● **Problem description**: Filter the entries for the string "constant". Copy each line that has it.
(Given data Opens)
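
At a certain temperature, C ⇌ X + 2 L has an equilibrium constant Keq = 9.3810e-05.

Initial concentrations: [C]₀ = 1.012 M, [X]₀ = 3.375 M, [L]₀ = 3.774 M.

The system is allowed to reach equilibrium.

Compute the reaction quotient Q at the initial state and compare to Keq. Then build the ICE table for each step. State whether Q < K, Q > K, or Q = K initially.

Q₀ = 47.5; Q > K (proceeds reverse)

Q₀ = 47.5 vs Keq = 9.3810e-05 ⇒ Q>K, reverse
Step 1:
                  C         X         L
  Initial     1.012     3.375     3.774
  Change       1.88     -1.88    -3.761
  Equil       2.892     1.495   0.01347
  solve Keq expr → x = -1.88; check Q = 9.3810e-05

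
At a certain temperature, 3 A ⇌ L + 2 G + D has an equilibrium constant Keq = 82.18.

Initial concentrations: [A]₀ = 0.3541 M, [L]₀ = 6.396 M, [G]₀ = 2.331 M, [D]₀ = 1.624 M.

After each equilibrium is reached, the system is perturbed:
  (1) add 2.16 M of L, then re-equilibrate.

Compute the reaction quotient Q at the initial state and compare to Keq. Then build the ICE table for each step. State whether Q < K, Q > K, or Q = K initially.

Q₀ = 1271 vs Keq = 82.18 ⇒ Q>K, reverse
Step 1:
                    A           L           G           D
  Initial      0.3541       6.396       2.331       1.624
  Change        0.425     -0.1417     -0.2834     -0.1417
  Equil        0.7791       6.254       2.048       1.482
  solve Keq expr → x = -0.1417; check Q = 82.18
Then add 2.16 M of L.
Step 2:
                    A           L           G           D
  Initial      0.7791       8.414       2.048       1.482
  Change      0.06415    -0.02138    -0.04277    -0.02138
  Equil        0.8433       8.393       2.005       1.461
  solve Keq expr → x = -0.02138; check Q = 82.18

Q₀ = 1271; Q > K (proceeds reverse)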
(Given data Closes)
(Given data Opens)
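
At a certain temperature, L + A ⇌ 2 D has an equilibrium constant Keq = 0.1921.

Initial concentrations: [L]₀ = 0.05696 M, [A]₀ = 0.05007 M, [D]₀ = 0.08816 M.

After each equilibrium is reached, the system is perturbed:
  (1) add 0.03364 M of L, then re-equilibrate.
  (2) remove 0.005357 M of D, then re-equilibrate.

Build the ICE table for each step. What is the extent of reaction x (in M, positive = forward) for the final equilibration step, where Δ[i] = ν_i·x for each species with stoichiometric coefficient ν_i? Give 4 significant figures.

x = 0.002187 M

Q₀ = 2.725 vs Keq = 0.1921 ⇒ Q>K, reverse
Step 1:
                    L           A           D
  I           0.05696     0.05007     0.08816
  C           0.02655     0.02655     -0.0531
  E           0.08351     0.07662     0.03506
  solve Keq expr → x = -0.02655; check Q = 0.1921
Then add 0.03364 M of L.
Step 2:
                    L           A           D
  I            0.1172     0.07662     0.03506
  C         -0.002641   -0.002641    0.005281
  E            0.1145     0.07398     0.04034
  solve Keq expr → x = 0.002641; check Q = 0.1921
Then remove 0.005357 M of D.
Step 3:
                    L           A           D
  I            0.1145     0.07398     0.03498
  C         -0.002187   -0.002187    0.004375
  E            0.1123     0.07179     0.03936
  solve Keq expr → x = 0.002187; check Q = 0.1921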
(Given data Closes)
(Given data Opens)
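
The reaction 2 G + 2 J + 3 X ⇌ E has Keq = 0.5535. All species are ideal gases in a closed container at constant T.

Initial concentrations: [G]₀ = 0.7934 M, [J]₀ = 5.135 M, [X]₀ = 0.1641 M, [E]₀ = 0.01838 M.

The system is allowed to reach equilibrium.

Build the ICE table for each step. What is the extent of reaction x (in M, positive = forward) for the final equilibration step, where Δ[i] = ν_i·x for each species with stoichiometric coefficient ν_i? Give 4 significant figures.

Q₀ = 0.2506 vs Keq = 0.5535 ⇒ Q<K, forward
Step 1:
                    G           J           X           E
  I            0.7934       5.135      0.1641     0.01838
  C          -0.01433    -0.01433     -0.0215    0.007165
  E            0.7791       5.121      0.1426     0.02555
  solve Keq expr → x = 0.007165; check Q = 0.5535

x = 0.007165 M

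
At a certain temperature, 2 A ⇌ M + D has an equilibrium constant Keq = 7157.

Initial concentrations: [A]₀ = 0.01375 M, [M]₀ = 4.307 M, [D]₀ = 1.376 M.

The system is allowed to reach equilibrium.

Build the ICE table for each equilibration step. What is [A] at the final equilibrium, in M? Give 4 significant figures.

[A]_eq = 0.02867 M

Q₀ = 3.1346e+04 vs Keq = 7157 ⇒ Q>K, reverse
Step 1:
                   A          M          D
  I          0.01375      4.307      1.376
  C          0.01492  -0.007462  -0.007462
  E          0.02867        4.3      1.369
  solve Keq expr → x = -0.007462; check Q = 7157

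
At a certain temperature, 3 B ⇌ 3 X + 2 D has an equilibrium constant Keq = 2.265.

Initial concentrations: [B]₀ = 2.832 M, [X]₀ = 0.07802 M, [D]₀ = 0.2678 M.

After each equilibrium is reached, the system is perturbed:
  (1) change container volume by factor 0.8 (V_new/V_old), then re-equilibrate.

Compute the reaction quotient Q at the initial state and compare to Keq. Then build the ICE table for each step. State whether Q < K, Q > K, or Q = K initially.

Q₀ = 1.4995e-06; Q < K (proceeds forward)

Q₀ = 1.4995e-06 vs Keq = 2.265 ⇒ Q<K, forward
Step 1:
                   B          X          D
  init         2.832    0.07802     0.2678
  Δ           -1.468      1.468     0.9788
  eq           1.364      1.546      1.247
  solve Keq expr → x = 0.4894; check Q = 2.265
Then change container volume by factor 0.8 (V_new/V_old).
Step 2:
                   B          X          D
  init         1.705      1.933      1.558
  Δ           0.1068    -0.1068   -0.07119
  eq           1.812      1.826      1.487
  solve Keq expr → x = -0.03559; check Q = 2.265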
(Given data Closes)
● **Completed exercise**:
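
At a certain temperature, C ⇌ X + 2 L has an equilibrium constant Keq = 9.3810e-05.
At a certain temperature, 3 A ⇌ L + 2 G + D has an equilibrium constant Keq = 82.18.
At a certain temperature, L + A ⇌ 2 D has an equilibrium constant Keq = 0.1921.
The reaction 2 G + 2 J + 3 X ⇌ E has Keq = 0.5535. All species are ideal gases in a closed container at constant T.
At a certain temperature, 2 A ⇌ M + D has an equilibrium constant Keq = 7157.
At a certain temperature, 3 B ⇌ 3 X + 2 D has an equilibrium constant Keq = 2.265.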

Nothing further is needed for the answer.